| Exercise prompt |
Begin at the line containing "What is -433" in the data below and go on through the line containing "Answer: 1/469563 ≈ 2.1296e-6", repeating each line exactly; include both ends and no other line.

| Materials provided |
_____

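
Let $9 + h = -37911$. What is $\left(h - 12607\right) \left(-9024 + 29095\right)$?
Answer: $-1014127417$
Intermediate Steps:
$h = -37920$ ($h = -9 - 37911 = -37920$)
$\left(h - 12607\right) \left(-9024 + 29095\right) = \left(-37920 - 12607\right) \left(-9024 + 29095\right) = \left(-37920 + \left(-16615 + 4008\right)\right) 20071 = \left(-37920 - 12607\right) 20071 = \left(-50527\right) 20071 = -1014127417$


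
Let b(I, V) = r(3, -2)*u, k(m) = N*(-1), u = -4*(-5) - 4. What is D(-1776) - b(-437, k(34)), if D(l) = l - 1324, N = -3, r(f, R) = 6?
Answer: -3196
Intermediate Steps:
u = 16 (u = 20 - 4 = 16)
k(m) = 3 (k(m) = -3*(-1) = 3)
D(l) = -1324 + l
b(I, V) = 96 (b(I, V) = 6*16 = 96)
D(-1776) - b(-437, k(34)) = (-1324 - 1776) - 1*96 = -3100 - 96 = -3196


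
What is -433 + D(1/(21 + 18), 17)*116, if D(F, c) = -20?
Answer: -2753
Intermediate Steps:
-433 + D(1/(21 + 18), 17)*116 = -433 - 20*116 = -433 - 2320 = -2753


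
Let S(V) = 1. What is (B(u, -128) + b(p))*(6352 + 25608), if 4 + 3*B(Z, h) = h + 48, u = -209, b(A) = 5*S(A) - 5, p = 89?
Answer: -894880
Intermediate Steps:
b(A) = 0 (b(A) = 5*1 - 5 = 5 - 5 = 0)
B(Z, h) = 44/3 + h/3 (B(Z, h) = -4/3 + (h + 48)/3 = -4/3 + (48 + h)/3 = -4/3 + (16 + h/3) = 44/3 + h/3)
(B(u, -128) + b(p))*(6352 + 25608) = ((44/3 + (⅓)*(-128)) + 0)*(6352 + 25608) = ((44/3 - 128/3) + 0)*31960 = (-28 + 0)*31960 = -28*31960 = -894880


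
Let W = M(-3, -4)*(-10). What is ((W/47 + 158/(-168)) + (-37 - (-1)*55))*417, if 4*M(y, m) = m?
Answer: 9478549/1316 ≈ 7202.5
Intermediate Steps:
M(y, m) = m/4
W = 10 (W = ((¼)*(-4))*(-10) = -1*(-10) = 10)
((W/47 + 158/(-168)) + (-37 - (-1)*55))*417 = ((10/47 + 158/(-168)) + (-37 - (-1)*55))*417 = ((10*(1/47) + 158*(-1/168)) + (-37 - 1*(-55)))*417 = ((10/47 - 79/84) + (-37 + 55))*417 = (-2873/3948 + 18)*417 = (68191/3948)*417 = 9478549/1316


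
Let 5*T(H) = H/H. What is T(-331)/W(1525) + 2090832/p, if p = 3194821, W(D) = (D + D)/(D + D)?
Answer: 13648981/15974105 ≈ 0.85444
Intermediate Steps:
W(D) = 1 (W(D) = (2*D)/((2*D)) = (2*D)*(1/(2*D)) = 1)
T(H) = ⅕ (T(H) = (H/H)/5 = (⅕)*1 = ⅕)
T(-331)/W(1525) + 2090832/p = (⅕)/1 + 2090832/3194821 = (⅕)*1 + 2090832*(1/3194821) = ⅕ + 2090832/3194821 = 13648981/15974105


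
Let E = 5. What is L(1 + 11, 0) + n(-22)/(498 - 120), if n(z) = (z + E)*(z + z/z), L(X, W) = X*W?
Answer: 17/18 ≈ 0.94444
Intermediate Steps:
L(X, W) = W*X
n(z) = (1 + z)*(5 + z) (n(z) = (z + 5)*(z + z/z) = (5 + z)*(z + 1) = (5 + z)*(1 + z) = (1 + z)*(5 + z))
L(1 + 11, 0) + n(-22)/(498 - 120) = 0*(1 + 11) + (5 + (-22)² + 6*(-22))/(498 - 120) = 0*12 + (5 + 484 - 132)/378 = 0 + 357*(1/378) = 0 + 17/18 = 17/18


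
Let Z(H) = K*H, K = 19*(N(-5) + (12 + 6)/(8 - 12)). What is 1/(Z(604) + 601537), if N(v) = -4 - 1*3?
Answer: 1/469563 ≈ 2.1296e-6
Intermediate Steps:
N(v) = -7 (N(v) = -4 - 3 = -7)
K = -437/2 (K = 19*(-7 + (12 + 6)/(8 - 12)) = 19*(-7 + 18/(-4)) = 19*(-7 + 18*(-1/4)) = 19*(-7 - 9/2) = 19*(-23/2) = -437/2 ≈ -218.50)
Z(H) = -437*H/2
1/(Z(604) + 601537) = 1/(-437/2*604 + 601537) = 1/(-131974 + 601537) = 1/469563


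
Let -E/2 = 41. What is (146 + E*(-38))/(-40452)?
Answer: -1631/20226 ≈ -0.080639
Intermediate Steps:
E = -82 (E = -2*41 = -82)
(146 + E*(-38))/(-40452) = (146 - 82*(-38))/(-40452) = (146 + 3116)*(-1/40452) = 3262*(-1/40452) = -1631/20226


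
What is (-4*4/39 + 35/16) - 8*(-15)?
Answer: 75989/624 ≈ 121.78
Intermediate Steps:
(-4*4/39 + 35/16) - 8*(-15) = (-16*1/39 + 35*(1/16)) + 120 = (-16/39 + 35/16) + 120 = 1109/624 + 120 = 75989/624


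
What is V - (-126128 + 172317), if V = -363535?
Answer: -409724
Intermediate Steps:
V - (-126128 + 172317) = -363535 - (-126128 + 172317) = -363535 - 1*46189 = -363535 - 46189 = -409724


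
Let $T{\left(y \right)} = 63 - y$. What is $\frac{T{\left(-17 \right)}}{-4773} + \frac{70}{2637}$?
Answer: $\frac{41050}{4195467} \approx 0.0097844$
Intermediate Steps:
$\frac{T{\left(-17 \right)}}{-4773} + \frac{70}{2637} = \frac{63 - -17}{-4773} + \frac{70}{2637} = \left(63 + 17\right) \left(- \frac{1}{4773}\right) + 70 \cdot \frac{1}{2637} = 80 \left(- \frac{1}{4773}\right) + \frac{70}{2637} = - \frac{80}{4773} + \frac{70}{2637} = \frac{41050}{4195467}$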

_____

| Output below |
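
What is -433 + D(1/(21 + 18), 17)*116, if D(F, c) = -20?
Answer: -2753
Intermediate Steps:
-433 + D(1/(21 + 18), 17)*116 = -433 - 20*116 = -433 - 2320 = -2753


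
Let S(V) = 1. What is (B(u, -128) + b(p))*(6352 + 25608), if 4 + 3*B(Z, h) = h + 48, u = -209, b(A) = 5*S(A) - 5, p = 89?
Answer: -894880
Intermediate Steps:
b(A) = 0 (b(A) = 5*1 - 5 = 5 - 5 = 0)
B(Z, h) = 44/3 + h/3 (B(Z, h) = -4/3 + (h + 48)/3 = -4/3 + (48 + h)/3 = -4/3 + (16 + h/3) = 44/3 + h/3)
(B(u, -128) + b(p))*(6352 + 25608) = ((44/3 + (⅓)*(-128)) + 0)*(6352 + 25608) = ((44/3 - 128/3) + 0)*31960 = (-28 + 0)*31960 = -28*31960 = -894880


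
Let W = M(-3, -4)*(-10). What is ((W/47 + 158/(-168)) + (-37 - (-1)*55))*417, if 4*M(y, m) = m?
Answer: 9478549/1316 ≈ 7202.5
Intermediate Steps:
M(y, m) = m/4
W = 10 (W = ((¼)*(-4))*(-10) = -1*(-10) = 10)
((W/47 + 158/(-168)) + (-37 - (-1)*55))*417 = ((10/47 + 158/(-168)) + (-37 - (-1)*55))*417 = ((10*(1/47) + 158*(-1/168)) + (-37 - 1*(-55)))*417 = ((10/47 - 79/84) + (-37 + 55))*417 = (-2873/3948 + 18)*417 = (68191/3948)*417 = 9478549/1316


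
Let 5*T(H) = H/H. What is T(-331)/W(1525) + 2090832/p, if p = 3194821, W(D) = (D + D)/(D + D)?
Answer: 13648981/15974105 ≈ 0.85444
Intermediate Steps:
W(D) = 1 (W(D) = (2*D)/((2*D)) = (2*D)*(1/(2*D)) = 1)
T(H) = ⅕ (T(H) = (H/H)/5 = (⅕)*1 = ⅕)
T(-331)/W(1525) + 2090832/p = (⅕)/1 + 2090832/3194821 = (⅕)*1 + 2090832*(1/3194821) = ⅕ + 2090832/3194821 = 13648981/15974105


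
Let E = 5. What is L(1 + 11, 0) + n(-22)/(498 - 120), if n(z) = (z + E)*(z + z/z), L(X, W) = X*W?
Answer: 17/18 ≈ 0.94444
Intermediate Steps:
L(X, W) = W*X
n(z) = (1 + z)*(5 + z) (n(z) = (z + 5)*(z + z/z) = (5 + z)*(z + 1) = (5 + z)*(1 + z) = (1 + z)*(5 + z))
L(1 + 11, 0) + n(-22)/(498 - 120) = 0*(1 + 11) + (5 + (-22)² + 6*(-22))/(498 - 120) = 0*12 + (5 + 484 - 132)/378 = 0 + 357*(1/378) = 0 + 17/18 = 17/18


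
Let Z(H) = K*H, K = 19*(N(-5) + (12 + 6)/(8 - 12)). What is 1/(Z(604) + 601537), if N(v) = -4 - 1*3?
Answer: 1/469563 ≈ 2.1296e-6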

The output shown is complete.